■ Work instructions
Write the records below out again. Match them exactly.

■ Stored data
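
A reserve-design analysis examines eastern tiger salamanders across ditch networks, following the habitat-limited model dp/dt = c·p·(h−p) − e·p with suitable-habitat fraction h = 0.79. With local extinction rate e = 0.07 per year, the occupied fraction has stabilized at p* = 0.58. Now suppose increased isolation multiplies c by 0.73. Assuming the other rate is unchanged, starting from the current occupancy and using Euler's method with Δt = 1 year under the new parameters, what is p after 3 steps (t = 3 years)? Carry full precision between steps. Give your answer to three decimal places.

0.552

Balance c(h−p*) = e gives c = e/(0.79 − 0.58000) = 0.07/0.21000 = 0.33333.
Starting from p₀ = 0.58000; update p ← p + (dp/dt)·Δt with the new parameters.
p: 0.58000 → 0.56904  (Δp = -0.01096)
p: 0.56904 → 0.55980  (Δp = -0.00924)
p: 0.55980 → 0.55197  (Δp = -0.00783)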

■ Worked solution
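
A reserve-design analysis examines eastern tiger salamanders across ditch networks, following the habitat-limited model dp/dt = c·p·(h−p) − e·p with suitable-habitat fraction h = 0.79. With local extinction rate e = 0.07 per year, the occupied fraction has stabilized at p* = 0.58. Now suppose increased isolation multiplies c by 0.73. Assuming the other rate is unchanged, starting from the current occupancy and using Euler's method with Δt = 1 year under the new parameters, what is p after 3 steps (t = 3 years)? Carry full precision between steps. Give your answer to three decimal places.

0.552

Balance c(h−p*) = e gives c = e/(0.79 − 0.58000) = 0.07/0.21000 = 0.33333.
Starting from p₀ = 0.58000; update p ← p + (dp/dt)·Δt with the new parameters.
p: 0.58000 → 0.56904  (Δp = -0.01096)
p: 0.56904 → 0.55980  (Δp = -0.00924)
p: 0.55980 → 0.55197  (Δp = -0.00783)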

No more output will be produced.